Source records
----------
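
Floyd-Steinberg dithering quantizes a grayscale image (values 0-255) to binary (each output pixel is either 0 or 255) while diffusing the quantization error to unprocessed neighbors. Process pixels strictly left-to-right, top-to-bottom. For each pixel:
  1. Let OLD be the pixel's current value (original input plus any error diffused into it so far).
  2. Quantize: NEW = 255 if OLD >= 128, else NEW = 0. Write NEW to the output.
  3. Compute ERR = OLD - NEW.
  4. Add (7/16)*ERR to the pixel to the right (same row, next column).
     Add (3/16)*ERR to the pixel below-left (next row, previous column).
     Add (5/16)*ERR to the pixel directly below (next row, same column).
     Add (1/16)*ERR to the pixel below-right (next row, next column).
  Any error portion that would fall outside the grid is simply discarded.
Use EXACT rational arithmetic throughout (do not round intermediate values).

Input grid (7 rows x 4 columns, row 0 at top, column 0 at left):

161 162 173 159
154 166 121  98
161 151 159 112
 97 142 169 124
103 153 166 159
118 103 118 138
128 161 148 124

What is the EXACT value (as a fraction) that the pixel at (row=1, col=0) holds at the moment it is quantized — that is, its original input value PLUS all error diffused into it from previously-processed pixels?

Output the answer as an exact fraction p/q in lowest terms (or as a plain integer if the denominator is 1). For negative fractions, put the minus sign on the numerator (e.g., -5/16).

Answer: 18853/128

Derivation:
(0,0): OLD=161 → NEW=255, ERR=-94
(0,1): OLD=967/8 → NEW=0, ERR=967/8
(0,2): OLD=28913/128 → NEW=255, ERR=-3727/128
(0,3): OLD=299543/2048 → NEW=255, ERR=-222697/2048
(1,0): OLD=18853/128 → NEW=255, ERR=-13787/128
Target (1,0): original=154, with diffused error = 18853/128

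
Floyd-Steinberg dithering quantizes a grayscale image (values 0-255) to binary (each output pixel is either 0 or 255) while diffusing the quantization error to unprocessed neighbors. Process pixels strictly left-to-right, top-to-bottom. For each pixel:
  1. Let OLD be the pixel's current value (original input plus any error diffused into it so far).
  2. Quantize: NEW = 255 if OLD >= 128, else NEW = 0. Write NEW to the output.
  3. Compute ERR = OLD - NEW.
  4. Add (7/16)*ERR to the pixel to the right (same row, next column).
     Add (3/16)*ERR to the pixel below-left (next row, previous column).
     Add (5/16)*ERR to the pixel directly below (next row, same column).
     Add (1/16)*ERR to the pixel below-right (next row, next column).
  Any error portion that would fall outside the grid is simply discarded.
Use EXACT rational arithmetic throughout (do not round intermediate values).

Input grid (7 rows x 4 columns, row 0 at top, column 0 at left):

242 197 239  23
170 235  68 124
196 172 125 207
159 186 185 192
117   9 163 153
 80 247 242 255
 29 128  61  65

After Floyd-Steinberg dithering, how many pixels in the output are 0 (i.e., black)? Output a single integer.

(0,0): OLD=242 → NEW=255, ERR=-13
(0,1): OLD=3061/16 → NEW=255, ERR=-1019/16
(0,2): OLD=54051/256 → NEW=255, ERR=-11229/256
(0,3): OLD=15605/4096 → NEW=0, ERR=15605/4096
(1,0): OLD=39423/256 → NEW=255, ERR=-25857/256
(1,1): OLD=331513/2048 → NEW=255, ERR=-190727/2048
(1,2): OLD=673901/65536 → NEW=0, ERR=673901/65536
(1,3): OLD=133114507/1048576 → NEW=0, ERR=133114507/1048576
(2,0): OLD=4816067/32768 → NEW=255, ERR=-3539773/32768
(2,1): OLD=95684241/1048576 → NEW=0, ERR=95684241/1048576
(2,2): OLD=390318133/2097152 → NEW=255, ERR=-144455627/2097152
(2,3): OLD=7287287937/33554432 → NEW=255, ERR=-1269092223/33554432
(3,0): OLD=2388266387/16777216 → NEW=255, ERR=-1889923693/16777216
(3,1): OLD=39074969421/268435456 → NEW=255, ERR=-29376071859/268435456
(3,2): OLD=490521797811/4294967296 → NEW=0, ERR=490521797811/4294967296
(3,3): OLD=15519727971173/68719476736 → NEW=255, ERR=-2003738596507/68719476736
(4,0): OLD=263189062615/4294967296 → NEW=0, ERR=263189062615/4294967296
(4,1): OLD=549228954117/34359738368 → NEW=0, ERR=549228954117/34359738368
(4,2): OLD=212619854324581/1099511627776 → NEW=255, ERR=-67755610758299/1099511627776
(4,3): OLD=2182589682006611/17592186044416 → NEW=0, ERR=2182589682006611/17592186044416
(5,0): OLD=56155714477991/549755813888 → NEW=0, ERR=56155714477991/549755813888
(5,1): OLD=5083436156075889/17592186044416 → NEW=255, ERR=597428714749809/17592186044416
(5,2): OLD=2303358461784101/8796093022208 → NEW=255, ERR=60354741121061/8796093022208
(5,3): OLD=82449944074812405/281474976710656 → NEW=255, ERR=10673825013595125/281474976710656
(6,0): OLD=18939974785337011/281474976710656 → NEW=0, ERR=18939974785337011/281474976710656
(6,1): OLD=791380653941120533/4503599627370496 → NEW=255, ERR=-357037251038355947/4503599627370496
(6,2): OLD=2716045967943545731/72057594037927936 → NEW=0, ERR=2716045967943545731/72057594037927936
(6,3): OLD=108109141631715365269/1152921504606846976 → NEW=0, ERR=108109141631715365269/1152921504606846976
Output grid:
  Row 0: ###.  (1 black, running=1)
  Row 1: ##..  (2 black, running=3)
  Row 2: #.##  (1 black, running=4)
  Row 3: ##.#  (1 black, running=5)
  Row 4: ..#.  (3 black, running=8)
  Row 5: .###  (1 black, running=9)
  Row 6: .#..  (3 black, running=12)

Answer: 12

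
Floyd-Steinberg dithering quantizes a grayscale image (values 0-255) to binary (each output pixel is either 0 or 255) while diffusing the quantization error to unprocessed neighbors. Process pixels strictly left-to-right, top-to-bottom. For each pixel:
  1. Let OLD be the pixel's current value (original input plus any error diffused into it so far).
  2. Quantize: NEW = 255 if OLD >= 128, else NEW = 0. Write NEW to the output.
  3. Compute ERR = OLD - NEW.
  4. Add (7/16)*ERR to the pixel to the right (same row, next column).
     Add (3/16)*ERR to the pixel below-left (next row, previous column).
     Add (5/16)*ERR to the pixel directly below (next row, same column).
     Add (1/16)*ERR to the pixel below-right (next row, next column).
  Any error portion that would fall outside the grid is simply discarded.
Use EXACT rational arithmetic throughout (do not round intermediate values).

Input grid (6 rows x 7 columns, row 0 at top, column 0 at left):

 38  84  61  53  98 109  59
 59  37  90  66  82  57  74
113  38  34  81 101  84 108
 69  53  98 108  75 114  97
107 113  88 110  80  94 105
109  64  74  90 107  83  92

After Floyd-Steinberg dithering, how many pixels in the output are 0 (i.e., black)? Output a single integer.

(0,0): OLD=38 → NEW=0, ERR=38
(0,1): OLD=805/8 → NEW=0, ERR=805/8
(0,2): OLD=13443/128 → NEW=0, ERR=13443/128
(0,3): OLD=202645/2048 → NEW=0, ERR=202645/2048
(0,4): OLD=4629779/32768 → NEW=255, ERR=-3726061/32768
(0,5): OLD=31064965/524288 → NEW=0, ERR=31064965/524288
(0,6): OLD=712382627/8388608 → NEW=0, ERR=712382627/8388608
(1,0): OLD=11487/128 → NEW=0, ERR=11487/128
(1,1): OLD=132889/1024 → NEW=255, ERR=-128231/1024
(1,2): OLD=3043341/32768 → NEW=0, ERR=3043341/32768
(1,3): OLD=16095305/131072 → NEW=0, ERR=16095305/131072
(1,4): OLD=985521531/8388608 → NEW=0, ERR=985521531/8388608
(1,5): OLD=9108767339/67108864 → NEW=255, ERR=-8003992981/67108864
(1,6): OLD=55900564709/1073741824 → NEW=0, ERR=55900564709/1073741824
(2,0): OLD=1926179/16384 → NEW=0, ERR=1926179/16384
(2,1): OLD=38443185/524288 → NEW=0, ERR=38443185/524288
(2,2): OLD=925271635/8388608 → NEW=0, ERR=925271635/8388608
(2,3): OLD=13117347451/67108864 → NEW=255, ERR=-3995412869/67108864
(2,4): OLD=52064856299/536870912 → NEW=0, ERR=52064856299/536870912
(2,5): OLD=1825546011257/17179869184 → NEW=0, ERR=1825546011257/17179869184
(2,6): OLD=44888659002335/274877906944 → NEW=255, ERR=-25205207268385/274877906944
(3,0): OLD=1002332147/8388608 → NEW=0, ERR=1002332147/8388608
(3,1): OLD=10483668983/67108864 → NEW=255, ERR=-6629091337/67108864
(3,2): OLD=44384206933/536870912 → NEW=0, ERR=44384206933/536870912
(3,3): OLD=323499455811/2147483648 → NEW=255, ERR=-224108874429/2147483648
(3,4): OLD=20849935399923/274877906944 → NEW=0, ERR=20849935399923/274877906944
(3,5): OLD=372206057792905/2199023255552 → NEW=255, ERR=-188544872372855/2199023255552
(3,6): OLD=1318531584712215/35184372088832 → NEW=0, ERR=1318531584712215/35184372088832
(4,0): OLD=135096387037/1073741824 → NEW=0, ERR=135096387037/1073741824
(4,1): OLD=2751276376505/17179869184 → NEW=255, ERR=-1629590265415/17179869184
(4,2): OLD=12807936693879/274877906944 → NEW=0, ERR=12807936693879/274877906944
(4,3): OLD=257642756796749/2199023255552 → NEW=0, ERR=257642756796749/2199023255552
(4,4): OLD=2328562188073431/17592186044416 → NEW=255, ERR=-2157445253252649/17592186044416
(4,5): OLD=14253858771564631/562949953421312 → NEW=0, ERR=14253858771564631/562949953421312
(4,6): OLD=1102747972598282897/9007199254740992 → NEW=0, ERR=1102747972598282897/9007199254740992
(5,0): OLD=35880632023611/274877906944 → NEW=255, ERR=-34213234247109/274877906944
(5,1): OLD=-7688199544599/2199023255552 → NEW=0, ERR=-7688199544599/2199023255552
(5,2): OLD=1813242160966831/17592186044416 → NEW=0, ERR=1813242160966831/17592186044416
(5,3): OLD=21339262745623563/140737488355328 → NEW=255, ERR=-14548796784985077/140737488355328
(5,4): OLD=319930891811941785/9007199254740992 → NEW=0, ERR=319930891811941785/9007199254740992
(5,5): OLD=8772508751417146377/72057594037927936 → NEW=0, ERR=8772508751417146377/72057594037927936
(5,6): OLD=213410752510441535079/1152921504606846976 → NEW=255, ERR=-80584231164304443801/1152921504606846976
Output grid:
  Row 0: ....#..  (6 black, running=6)
  Row 1: .#...#.  (5 black, running=11)
  Row 2: ...#..#  (5 black, running=16)
  Row 3: .#.#.#.  (4 black, running=20)
  Row 4: .#..#..  (5 black, running=25)
  Row 5: #..#..#  (4 black, running=29)

Answer: 29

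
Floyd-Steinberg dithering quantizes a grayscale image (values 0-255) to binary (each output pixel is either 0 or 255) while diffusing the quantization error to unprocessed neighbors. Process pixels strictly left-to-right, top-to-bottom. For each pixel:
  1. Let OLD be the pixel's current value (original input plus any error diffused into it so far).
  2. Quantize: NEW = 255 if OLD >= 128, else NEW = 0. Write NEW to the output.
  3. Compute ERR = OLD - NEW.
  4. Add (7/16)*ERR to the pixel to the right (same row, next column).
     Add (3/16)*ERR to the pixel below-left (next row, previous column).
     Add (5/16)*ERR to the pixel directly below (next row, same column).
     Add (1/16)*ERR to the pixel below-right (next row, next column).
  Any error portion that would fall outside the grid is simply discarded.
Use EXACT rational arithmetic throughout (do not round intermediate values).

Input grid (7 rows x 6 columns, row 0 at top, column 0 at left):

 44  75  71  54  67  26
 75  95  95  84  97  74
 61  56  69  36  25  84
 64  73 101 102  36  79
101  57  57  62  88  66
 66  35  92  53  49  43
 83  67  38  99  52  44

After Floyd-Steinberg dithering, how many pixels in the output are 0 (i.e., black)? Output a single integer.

Answer: 32

Derivation:
(0,0): OLD=44 → NEW=0, ERR=44
(0,1): OLD=377/4 → NEW=0, ERR=377/4
(0,2): OLD=7183/64 → NEW=0, ERR=7183/64
(0,3): OLD=105577/1024 → NEW=0, ERR=105577/1024
(0,4): OLD=1836767/16384 → NEW=0, ERR=1836767/16384
(0,5): OLD=19673113/262144 → NEW=0, ERR=19673113/262144
(1,0): OLD=6811/64 → NEW=0, ERR=6811/64
(1,1): OLD=99741/512 → NEW=255, ERR=-30819/512
(1,2): OLD=2112897/16384 → NEW=255, ERR=-2065023/16384
(1,3): OLD=5840061/65536 → NEW=0, ERR=5840061/65536
(1,4): OLD=803357607/4194304 → NEW=255, ERR=-266189913/4194304
(1,5): OLD=5146787937/67108864 → NEW=0, ERR=5146787937/67108864
(2,0): OLD=679695/8192 → NEW=0, ERR=679695/8192
(2,1): OLD=14813301/262144 → NEW=0, ERR=14813301/262144
(2,2): OLD=282199647/4194304 → NEW=0, ERR=282199647/4194304
(2,3): OLD=2466460263/33554432 → NEW=0, ERR=2466460263/33554432
(2,4): OLD=61499382517/1073741824 → NEW=0, ERR=61499382517/1073741824
(2,5): OLD=2217203106307/17179869184 → NEW=255, ERR=-2163663535613/17179869184
(3,0): OLD=421626559/4194304 → NEW=0, ERR=421626559/4194304
(3,1): OLD=5114999923/33554432 → NEW=255, ERR=-3441380237/33554432
(3,2): OLD=25358884825/268435456 → NEW=0, ERR=25358884825/268435456
(3,3): OLD=3113770331131/17179869184 → NEW=255, ERR=-1267096310789/17179869184
(3,4): OLD=358859061819/137438953472 → NEW=0, ERR=358859061819/137438953472
(3,5): OLD=97560230158997/2199023255552 → NEW=0, ERR=97560230158997/2199023255552
(4,0): OLD=60764883761/536870912 → NEW=0, ERR=60764883761/536870912
(4,1): OLD=845791547613/8589934592 → NEW=0, ERR=845791547613/8589934592
(4,2): OLD=30060689892679/274877906944 → NEW=0, ERR=30060689892679/274877906944
(4,3): OLD=409856660505795/4398046511104 → NEW=0, ERR=409856660505795/4398046511104
(4,4): OLD=9379848286458035/70368744177664 → NEW=255, ERR=-8564181478846285/70368744177664
(4,5): OLD=30153496164780037/1125899906842624 → NEW=0, ERR=30153496164780037/1125899906842624
(5,0): OLD=16469536272871/137438953472 → NEW=0, ERR=16469536272871/137438953472
(5,1): OLD=641125473490583/4398046511104 → NEW=255, ERR=-480376386840937/4398046511104
(5,2): OLD=3589380100884045/35184372088832 → NEW=0, ERR=3589380100884045/35184372088832
(5,3): OLD=124715541491486271/1125899906842624 → NEW=0, ERR=124715541491486271/1125899906842624
(5,4): OLD=158245449085142743/2251799813685248 → NEW=0, ERR=158245449085142743/2251799813685248
(5,5): OLD=2684437569736169075/36028797018963968 → NEW=0, ERR=2684437569736169075/36028797018963968
(6,0): OLD=7034602409882661/70368744177664 → NEW=0, ERR=7034602409882661/70368744177664
(6,1): OLD=116216082857373697/1125899906842624 → NEW=0, ERR=116216082857373697/1125899906842624
(6,2): OLD=580882702236639353/4503599627370496 → NEW=255, ERR=-567535202742837127/4503599627370496
(6,3): OLD=7064179567808745413/72057594037927936 → NEW=0, ERR=7064179567808745413/72057594037927936
(6,4): OLD=158808867141712235317/1152921504606846976 → NEW=255, ERR=-135186116533033743563/1152921504606846976
(6,5): OLD=375885604601364202579/18446744073709551616 → NEW=0, ERR=375885604601364202579/18446744073709551616
Output grid:
  Row 0: ......  (6 black, running=6)
  Row 1: .##.#.  (3 black, running=9)
  Row 2: .....#  (5 black, running=14)
  Row 3: .#.#..  (4 black, running=18)
  Row 4: ....#.  (5 black, running=23)
  Row 5: .#....  (5 black, running=28)
  Row 6: ..#.#.  (4 black, running=32)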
----------
Could you return every line from the entries above in which the string "columns" occurs?

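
Input grid (7 rows x 4 columns, row 0 at top, column 0 at left):
Input grid (7 rows x 4 columns, row 0 at top, column 0 at left):
Input grid (6 rows x 7 columns, row 0 at top, column 0 at left):
Input grid (7 rows x 6 columns, row 0 at top, column 0 at left):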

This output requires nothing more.